*Working data:*
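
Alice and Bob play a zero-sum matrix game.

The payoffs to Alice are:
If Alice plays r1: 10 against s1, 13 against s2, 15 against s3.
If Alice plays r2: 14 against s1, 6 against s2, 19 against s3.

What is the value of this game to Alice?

Column s3 is strictly dominated by s1 for Bob (it gives Alice more in every row).
The remaining 2×2 game on (r1, r2) × (s1, s2) has no saddle point. Let Alice play r1 with probability p; indifference gives 10p + 14(1−p) = 13p + 6(1−p), so p = 8/11.
Similarly Bob's optimal q on s1 is 7/11, and the value is 10·(7/11) + (13)·(4/11) = 122/11.

122/11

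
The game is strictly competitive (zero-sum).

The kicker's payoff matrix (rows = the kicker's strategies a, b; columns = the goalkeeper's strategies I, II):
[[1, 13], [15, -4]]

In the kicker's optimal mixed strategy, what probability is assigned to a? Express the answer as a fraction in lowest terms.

19/31

Row minima are 1 and -4, so the kicker's maximin is 1; column maxima are 15 and 13, so the goalkeeper's minimax is 13. These differ, so the equilibrium is in mixed strategies.
Let the kicker play a with probability p. The goalkeeper is indifferent when p + 15(1−p) = 13p − 4(1−p), giving p = 19/31.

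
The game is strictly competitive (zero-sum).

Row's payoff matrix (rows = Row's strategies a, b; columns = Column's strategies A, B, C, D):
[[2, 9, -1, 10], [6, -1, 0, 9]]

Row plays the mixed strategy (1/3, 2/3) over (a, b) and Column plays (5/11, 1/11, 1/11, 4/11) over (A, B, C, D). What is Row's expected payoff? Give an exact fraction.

188/33

Against (5/11, 1/11, 1/11, 4/11), each row's expected payoff is a: 58/11; b: 65/11.
Taking the (1/3, 2/3)-weighted average: (1/3)·(58/11) + (2/3)·(65/11) = 188/33.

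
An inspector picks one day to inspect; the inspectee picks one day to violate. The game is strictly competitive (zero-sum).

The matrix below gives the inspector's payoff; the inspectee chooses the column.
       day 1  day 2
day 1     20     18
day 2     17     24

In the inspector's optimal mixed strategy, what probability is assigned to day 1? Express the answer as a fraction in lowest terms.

7/9

Row minima are 18 and 17, so the inspector's maximin is 18; column maxima are 20 and 24, so the inspectee's minimax is 20. These differ, so the equilibrium is in mixed strategies.
Let the inspector play day 1 with probability p. The inspectee is indifferent when 20p + 17(1−p) = 18p + 24(1−p), giving p = 7/9.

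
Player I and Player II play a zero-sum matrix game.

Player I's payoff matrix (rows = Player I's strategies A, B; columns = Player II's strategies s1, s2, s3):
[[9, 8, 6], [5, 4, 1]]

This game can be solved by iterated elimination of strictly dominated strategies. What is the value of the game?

Row B is strictly dominated by row A (9>5, 8>4, 6>1); eliminate B.
Column s2 is strictly dominated by s3 for Player II (6<8); eliminate s2.
Column s1 is strictly dominated by s3 for Player II (6<9); eliminate s1.
Only (A, s3) remains, with payoff 6.

6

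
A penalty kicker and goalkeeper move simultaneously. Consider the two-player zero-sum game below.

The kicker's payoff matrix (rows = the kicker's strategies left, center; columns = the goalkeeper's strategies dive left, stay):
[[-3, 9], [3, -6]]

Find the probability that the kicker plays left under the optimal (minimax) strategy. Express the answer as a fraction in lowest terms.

3/7

Row minima are -3 and -6, so the kicker's maximin is -3; column maxima are 3 and 9, so the goalkeeper's minimax is 3. These differ, so the equilibrium is in mixed strategies.
Let the kicker play left with probability p. The goalkeeper is indifferent when −3p + 3(1−p) = 9p − 6(1−p), giving p = 3/7.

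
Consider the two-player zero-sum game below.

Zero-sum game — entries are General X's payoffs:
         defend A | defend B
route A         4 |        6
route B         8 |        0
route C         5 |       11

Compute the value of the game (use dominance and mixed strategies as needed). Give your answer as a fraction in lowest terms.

Row route A is strictly dominated by row route C, so General X never plays it.
The remaining 2×2 game on (route B, route C) × (defend A, defend B) has no saddle point. Let General X play route B with probability p; indifference gives 8p + 5(1−p) = 11(1−p), so p = 3/7.
Similarly General Y's optimal q on defend A is 11/14, and the value is 8·(11/14) + (0)·(3/14) = 44/7.

44/7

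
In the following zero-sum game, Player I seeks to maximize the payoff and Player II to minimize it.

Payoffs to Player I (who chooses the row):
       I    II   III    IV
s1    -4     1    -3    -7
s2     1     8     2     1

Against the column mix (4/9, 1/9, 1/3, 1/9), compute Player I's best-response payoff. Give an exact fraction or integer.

19/9

s1: (-4)·(4/9) + (1)·(1/9) + (-3)·(1/3) + (-7)·(1/9) = -31/9.
s2: (1)·(4/9) + (8)·(1/9) + (2)·(1/3) + (1)·(1/9) = 19/9.
The best pure response is s2 with expected payoff 19/9.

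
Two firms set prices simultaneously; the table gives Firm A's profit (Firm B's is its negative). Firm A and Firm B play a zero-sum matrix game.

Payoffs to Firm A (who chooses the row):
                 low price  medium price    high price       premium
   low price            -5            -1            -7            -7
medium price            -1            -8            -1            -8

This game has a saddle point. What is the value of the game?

-7

Row minima: -7, -8 → Firm A's maximin is -7.
Column maxima: -1, -1, -1, -7 → Firm B's minimax is -7.
They coincide at (low price, premium), so the value is -7.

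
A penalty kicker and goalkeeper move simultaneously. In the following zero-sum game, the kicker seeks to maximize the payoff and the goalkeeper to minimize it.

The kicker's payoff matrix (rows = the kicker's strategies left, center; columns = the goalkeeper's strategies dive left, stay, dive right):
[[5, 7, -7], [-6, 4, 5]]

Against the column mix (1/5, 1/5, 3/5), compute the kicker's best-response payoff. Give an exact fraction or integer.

13/5

left: (5)·(1/5) + (7)·(1/5) + (-7)·(3/5) = -9/5.
center: (-6)·(1/5) + (4)·(1/5) + (5)·(3/5) = 13/5.
The best pure response is center with expected payoff 13/5.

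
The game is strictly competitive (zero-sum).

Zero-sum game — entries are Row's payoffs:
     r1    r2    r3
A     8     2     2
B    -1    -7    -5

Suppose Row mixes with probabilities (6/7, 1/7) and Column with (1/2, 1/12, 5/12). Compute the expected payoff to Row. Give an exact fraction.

Against (1/2, 1/12, 5/12), each row's expected payoff is A: 5; B: -19/6.
Taking the (6/7, 1/7)-weighted average: (6/7)·(5) + (1/7)·(-19/6) = 23/6.

23/6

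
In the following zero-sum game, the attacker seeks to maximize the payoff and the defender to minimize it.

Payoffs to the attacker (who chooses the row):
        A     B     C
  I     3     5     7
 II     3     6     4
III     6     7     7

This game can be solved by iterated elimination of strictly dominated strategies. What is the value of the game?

6

Column C is strictly dominated by A for the defender (3<7, 3<4, 6<7); eliminate C.
Column B is strictly dominated by A for the defender (3<5, 3<6, 6<7); eliminate B.
Row I is strictly dominated by row III (6>3); eliminate I.
Row II is strictly dominated by row III (6>3); eliminate II.
Only (III, A) remains, with payoff 6.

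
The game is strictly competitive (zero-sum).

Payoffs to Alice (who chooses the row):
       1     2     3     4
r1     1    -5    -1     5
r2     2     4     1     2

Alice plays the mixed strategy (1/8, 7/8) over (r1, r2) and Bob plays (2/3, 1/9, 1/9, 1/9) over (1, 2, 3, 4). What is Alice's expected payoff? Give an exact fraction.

Against (2/3, 1/9, 1/9, 1/9), each row's expected payoff is r1: 5/9; r2: 19/9.
Taking the (1/8, 7/8)-weighted average: (1/8)·(5/9) + (7/8)·(19/9) = 23/12.

23/12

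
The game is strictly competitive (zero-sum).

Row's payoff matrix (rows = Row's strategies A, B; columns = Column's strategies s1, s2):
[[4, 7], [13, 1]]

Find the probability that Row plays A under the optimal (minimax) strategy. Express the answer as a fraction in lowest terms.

Row minima are 4 and 1, so Row's maximin is 4; column maxima are 13 and 7, so Column's minimax is 7. These differ, so the equilibrium is in mixed strategies.
Let Row play A with probability p. Column is indifferent when 4p + 13(1−p) = 7p + (1−p), giving p = 4/5.

4/5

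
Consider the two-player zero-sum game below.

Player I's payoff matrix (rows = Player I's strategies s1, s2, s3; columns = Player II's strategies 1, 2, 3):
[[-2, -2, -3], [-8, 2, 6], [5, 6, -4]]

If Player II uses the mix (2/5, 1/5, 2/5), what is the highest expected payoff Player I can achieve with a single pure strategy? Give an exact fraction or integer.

8/5

s1: (-2)·(2/5) + (-2)·(1/5) + (-3)·(2/5) = -12/5.
s2: (-8)·(2/5) + (2)·(1/5) + (6)·(2/5) = -2/5.
s3: (5)·(2/5) + (6)·(1/5) + (-4)·(2/5) = 8/5.
The best pure response is s3 with expected payoff 8/5.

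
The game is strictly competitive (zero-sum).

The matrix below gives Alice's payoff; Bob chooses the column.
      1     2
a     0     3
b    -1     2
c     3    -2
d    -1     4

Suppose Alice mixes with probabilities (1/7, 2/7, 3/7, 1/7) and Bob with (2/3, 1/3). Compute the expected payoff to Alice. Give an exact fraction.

Against (2/3, 1/3), each row's expected payoff is a: 1; b: 0; c: 4/3; d: 2/3.
Taking the (1/7, 2/7, 3/7, 1/7)-weighted average: (1/7)·(1) + (2/7)·(0) + (3/7)·(4/3) + (1/7)·(2/3) = 17/21.

17/21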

*Directions for this task:*
Transcribe the records from their first line. Stop after the line with "If Alice plays r2: 14", including it.

*Response:*
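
Alice and Bob play a zero-sum matrix game.

The payoffs to Alice are:
If Alice plays r1: 10 against s1, 13 against s2, 15 against s3.
If Alice plays r2: 14 against s1, 6 against s2, 19 against s3.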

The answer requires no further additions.